- **TASK REQUIREMENTS**
Retype each entry. Leave nothing out.

Stored data

┄┄┄┄┄┄┄┄┄┄

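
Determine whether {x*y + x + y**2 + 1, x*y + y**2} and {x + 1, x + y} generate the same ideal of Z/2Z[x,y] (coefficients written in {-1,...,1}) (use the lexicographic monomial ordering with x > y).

No, the ideals differ.

Equality of ideals is decidable: compute both reduced Gröbner bases (unique for the ordering) and check whether they agree.
Buchberger on the first generating set:
f_1 = x*y + x + y**2 + 1, LT = x*y.
f_2 = x*y + y**2, LT = x*y.

S(f_1,f_2): lcm = x*y. S = x + 1.
  reduce S modulo (f_1, f_2):
  remainder x + 1 ≠ 0; add g_3 = x + 1 to the basis.

S(f_1,g_3): lcm = x*y. S = x + y**2 + y + 1.
  reduce S modulo (f_1, f_2, g_3):
  remainder y**2 + y ≠ 0; add g_4 = y**2 + y to the basis.

The other S-polynomials (S(f_2,g_3), S(f_1,g_4), S(f_2,g_4), S(g_3,g_4)) all reduce to 0 modulo the current basis, so we have a Gröbner basis.
Inter-reduce: drop elements whose leading term is divisible by another's, tail-reduce, and make monic.
Reduced Gröbner basis: {x + 1, y**2 + y}.

Buchberger on the second generating set:
h_1 = x + 1, LT = x.
h_2 = x + y, LT = x.

S(h_1,h_2): lcm = x. S = y + 1.
  reduce S modulo (h_1, h_2):
  remainder y + 1 ≠ 0; add k_3 = y + 1 to the basis.

The other S-polynomials (S(h_1,k_3), S(h_2,k_3)) all reduce to 0 modulo the current basis, so we have a Gröbner basis.
Inter-reduce: drop elements whose leading term is divisible by another's, tail-reduce, and make monic.
Reduced Gröbner basis: {x + 1, y + 1}.

Since the reduced bases disagree, the two ideals are not the same.
The choice of monomial ordering does not affect the verdict — as long as both bases are computed under the same ordering, their equality decides ideal equality.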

┄┄┄┄┄┄┄┄┄┄

- **RESPONSE TO THE EXERCISE**
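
Determine whether {x*y + x + y**2 + 1, x*y + y**2} and {x + 1, x + y} generate the same ideal of Z/2Z[x,y] (coefficients written in {-1,...,1}) (use the lexicographic monomial ordering with x > y).

No, the ideals differ.

Equality of ideals is decidable: compute both reduced Gröbner bases (unique for the ordering) and check whether they agree.
Buchberger on the first generating set:
f_1 = x*y + x + y**2 + 1, LT = x*y.
f_2 = x*y + y**2, LT = x*y.

S(f_1,f_2): lcm = x*y. S = x + 1.
  reduce S modulo (f_1, f_2):
  remainder x + 1 ≠ 0; add g_3 = x + 1 to the basis.

S(f_1,g_3): lcm = x*y. S = x + y**2 + y + 1.
  reduce S modulo (f_1, f_2, g_3):
  remainder y**2 + y ≠ 0; add g_4 = y**2 + y to the basis.

The other S-polynomials (S(f_2,g_3), S(f_1,g_4), S(f_2,g_4), S(g_3,g_4)) all reduce to 0 modulo the current basis, so we have a Gröbner basis.
Inter-reduce: drop elements whose leading term is divisible by another's, tail-reduce, and make monic.
Reduced Gröbner basis: {x + 1, y**2 + y}.

Buchberger on the second generating set:
h_1 = x + 1, LT = x.
h_2 = x + y, LT = x.

S(h_1,h_2): lcm = x. S = y + 1.
  reduce S modulo (h_1, h_2):
  remainder y + 1 ≠ 0; add k_3 = y + 1 to the basis.

The other S-polynomials (S(h_1,k_3), S(h_2,k_3)) all reduce to 0 modulo the current basis, so we have a Gröbner basis.
Inter-reduce: drop elements whose leading term is divisible by another's, tail-reduce, and make monic.
Reduced Gröbner basis: {x + 1, y + 1}.

Since the reduced bases disagree, the two ideals are not the same.
The choice of monomial ordering does not affect the verdict — as long as both bases are computed under the same ordering, their equality decides ideal equality.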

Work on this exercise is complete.